(SUPPLIED INFORMATION Opens)

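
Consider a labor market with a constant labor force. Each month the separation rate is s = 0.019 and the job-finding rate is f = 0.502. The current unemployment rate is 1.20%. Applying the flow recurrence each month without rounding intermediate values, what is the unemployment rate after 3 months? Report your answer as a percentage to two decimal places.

With a fixed labor force, u_{t+1} = u_t + s·(1−u_t) − f·u_t = u_t·(1−s−f) + s.
Here 1−s−f = 0.479 and s = 0.019.
u_1 = 0.012000 × 0.479 + 0.019 = 0.024748.
u_2 = 0.024748 × 0.479 + 0.019 = 0.030854.
u_3 = 0.030854 × 0.479 + 0.019 = 0.033779.

Unemployment rate after three months ≈ 3.38%.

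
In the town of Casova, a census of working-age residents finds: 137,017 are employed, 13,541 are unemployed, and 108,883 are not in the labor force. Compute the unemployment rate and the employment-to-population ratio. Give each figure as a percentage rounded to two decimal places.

Labor force = employed + unemployed = 137,017 + 13,541 = 150,558.
Working-age population = 150,558 + 108,883 = 259,441.
Unemployment rate = 13,541 / 150,558 = 8.99%.
Employment-population ratio = 137,017 / 259,441 = 52.81%.

Unemployment rate ≈ 8.99%; employment-population ratio ≈ 52.81%.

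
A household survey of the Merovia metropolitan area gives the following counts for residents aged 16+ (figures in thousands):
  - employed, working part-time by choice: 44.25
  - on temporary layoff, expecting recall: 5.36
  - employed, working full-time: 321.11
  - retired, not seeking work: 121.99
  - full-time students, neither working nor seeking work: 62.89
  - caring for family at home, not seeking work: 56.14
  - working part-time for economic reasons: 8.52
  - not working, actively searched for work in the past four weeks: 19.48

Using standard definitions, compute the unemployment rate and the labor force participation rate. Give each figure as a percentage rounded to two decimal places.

Unemployment rate ≈ 6.23%; labor force participation rate ≈ 62.33%.

Employed = 44.25 + 321.11 + 8.52 = 373.88 thousand (anyone who worked, including part-time for economic reasons, counts as employed).
Unemployed = 5.36 + 19.48 = 24.84 thousand (jobless and actively searching, or on temporary layoff).
Labor force = 373.88 + 24.84 = 398.72 thousand.
Not in labor force = 121.99 + 62.89 + 56.14 = 241.02 thousand (those not working and not actively searching are outside the labor force).
Civilian working-age population = 398.72 + 241.02 = 639.74 thousand.
Unemployment rate = 24.84 / 398.72 = 6.23%.
Labor force participation rate = 398.72 / 639.74 = 62.33%.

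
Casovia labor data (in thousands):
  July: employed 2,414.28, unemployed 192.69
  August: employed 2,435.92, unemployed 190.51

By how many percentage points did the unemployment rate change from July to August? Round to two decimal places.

July: labor force = 2,414.28 + 192.69 = 2,606.97; u = 192.69/2,606.97 = 7.39%.
August: labor force = 2,435.92 + 190.51 = 2,626.43; u = 190.51/2,626.43 = 7.25%.
Change = 7.25% − 7.39% = −0.14 pp.

The unemployment rate changed by −0.14 percentage points.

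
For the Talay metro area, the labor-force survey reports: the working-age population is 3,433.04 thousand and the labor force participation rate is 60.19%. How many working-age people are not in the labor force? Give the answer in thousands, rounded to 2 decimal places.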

(SUPPLIED INFORMATION Closes)

Going through the data above, state how many lines include the word "seeking"; only that number is needed.

**EXERCISE SOLUTION**
3